● **WHAT THE EXERCISE ASKS**: Please reproduce the following records exactly, with nothing omitted.

● **Stored entries**:
------------------------------------------------------------------------

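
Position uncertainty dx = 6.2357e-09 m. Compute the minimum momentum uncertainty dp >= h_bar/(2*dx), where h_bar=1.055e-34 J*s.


dp = h_bar / (2 * dx)
= 1.055e-34 / (2 * 6.2357e-09)
= 1.055e-34 / 1.2471e-08
= 8.4594e-27 kg*m/s

8.4594e-27


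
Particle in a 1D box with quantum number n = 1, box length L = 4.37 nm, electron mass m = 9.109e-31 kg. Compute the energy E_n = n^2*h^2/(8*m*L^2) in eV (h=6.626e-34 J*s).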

------------------------------------------------------------------------

● **RESPONSE**:
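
Position uncertainty dx = 6.2357e-09 m. Compute the minimum momentum uncertainty dp >= h_bar/(2*dx), where h_bar=1.055e-34 J*s.


dp = h_bar / (2 * dx)
= 1.055e-34 / (2 * 6.2357e-09)
= 1.055e-34 / 1.2471e-08
= 8.4594e-27 kg*m/s

8.4594e-27


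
Particle in a 1D box with quantum number n = 1, box length L = 4.37 nm, electron mass m = 9.109e-31 kg. Compute the energy E_n = n^2*h^2/(8*m*L^2) in eV (h=6.626e-34 J*s).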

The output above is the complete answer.